:: Exercise objective ::
Please output each entry exactly as it appears.
_ _ _
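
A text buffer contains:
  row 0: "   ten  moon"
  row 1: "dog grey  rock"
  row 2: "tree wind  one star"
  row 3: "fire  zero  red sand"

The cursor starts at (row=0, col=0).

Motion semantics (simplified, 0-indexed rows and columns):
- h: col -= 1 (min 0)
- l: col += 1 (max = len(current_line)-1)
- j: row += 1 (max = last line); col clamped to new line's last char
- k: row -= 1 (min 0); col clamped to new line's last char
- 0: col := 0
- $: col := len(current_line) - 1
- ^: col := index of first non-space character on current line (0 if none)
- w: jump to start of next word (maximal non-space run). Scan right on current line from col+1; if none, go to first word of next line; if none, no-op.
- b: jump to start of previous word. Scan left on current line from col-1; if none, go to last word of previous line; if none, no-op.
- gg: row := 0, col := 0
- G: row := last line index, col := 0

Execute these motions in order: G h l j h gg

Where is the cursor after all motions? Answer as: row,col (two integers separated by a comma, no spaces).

After 1 (G): row=3 col=0 char='f'
After 2 (h): row=3 col=0 char='f'
After 3 (l): row=3 col=1 char='i'
After 4 (j): row=3 col=1 char='i'
After 5 (h): row=3 col=0 char='f'
After 6 (gg): row=0 col=0 char='_'

Answer: 0,0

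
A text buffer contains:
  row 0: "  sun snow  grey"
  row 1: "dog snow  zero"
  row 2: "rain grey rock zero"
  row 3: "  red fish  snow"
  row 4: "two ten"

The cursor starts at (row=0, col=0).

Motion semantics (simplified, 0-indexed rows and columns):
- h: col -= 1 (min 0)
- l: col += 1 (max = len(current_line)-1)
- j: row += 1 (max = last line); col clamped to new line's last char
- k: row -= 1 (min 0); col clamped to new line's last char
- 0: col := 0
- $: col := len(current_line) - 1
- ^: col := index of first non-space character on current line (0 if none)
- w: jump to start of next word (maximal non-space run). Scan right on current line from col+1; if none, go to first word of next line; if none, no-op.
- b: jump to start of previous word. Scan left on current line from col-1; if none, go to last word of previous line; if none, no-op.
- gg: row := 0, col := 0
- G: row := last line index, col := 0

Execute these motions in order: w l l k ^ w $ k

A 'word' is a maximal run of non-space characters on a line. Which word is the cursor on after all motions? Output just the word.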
_ _ _
:: Output ::
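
A text buffer contains:
  row 0: "   ten  moon"
  row 1: "dog grey  rock"
  row 2: "tree wind  one star"
  row 3: "fire  zero  red sand"

The cursor starts at (row=0, col=0).

Motion semantics (simplified, 0-indexed rows and columns):
- h: col -= 1 (min 0)
- l: col += 1 (max = len(current_line)-1)
- j: row += 1 (max = last line); col clamped to new line's last char
- k: row -= 1 (min 0); col clamped to new line's last char
- 0: col := 0
- $: col := len(current_line) - 1
- ^: col := index of first non-space character on current line (0 if none)
- w: jump to start of next word (maximal non-space run). Scan right on current line from col+1; if none, go to first word of next line; if none, no-op.
- b: jump to start of previous word. Scan left on current line from col-1; if none, go to last word of previous line; if none, no-op.
- gg: row := 0, col := 0
- G: row := last line index, col := 0

Execute these motions in order: G h l j h gg

Where is the cursor after all motions? Answer as: row,col (two integers separated by a comma, no spaces).

After 1 (G): row=3 col=0 char='f'
After 2 (h): row=3 col=0 char='f'
After 3 (l): row=3 col=1 char='i'
After 4 (j): row=3 col=1 char='i'
After 5 (h): row=3 col=0 char='f'
After 6 (gg): row=0 col=0 char='_'

Answer: 0,0

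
A text buffer contains:
  row 0: "  sun snow  grey"
  row 1: "dog snow  zero"
  row 2: "rain grey rock zero"
  row 3: "  red fish  snow"
  row 4: "two ten"

The cursor starts at (row=0, col=0).

Motion semantics (simplified, 0-indexed rows and columns):
- h: col -= 1 (min 0)
- l: col += 1 (max = len(current_line)-1)
- j: row += 1 (max = last line); col clamped to new line's last char
- k: row -= 1 (min 0); col clamped to new line's last char
- 0: col := 0
- $: col := len(current_line) - 1
- ^: col := index of first non-space character on current line (0 if none)
- w: jump to start of next word (maximal non-space run). Scan right on current line from col+1; if none, go to first word of next line; if none, no-op.
- b: jump to start of previous word. Scan left on current line from col-1; if none, go to last word of previous line; if none, no-op.
- gg: row := 0, col := 0
- G: row := last line index, col := 0

Execute these motions in order: w l l k ^ w $ k

A 'word' is a maximal run of non-space characters on a line. Which word is the cursor on after all motions? Output just the word.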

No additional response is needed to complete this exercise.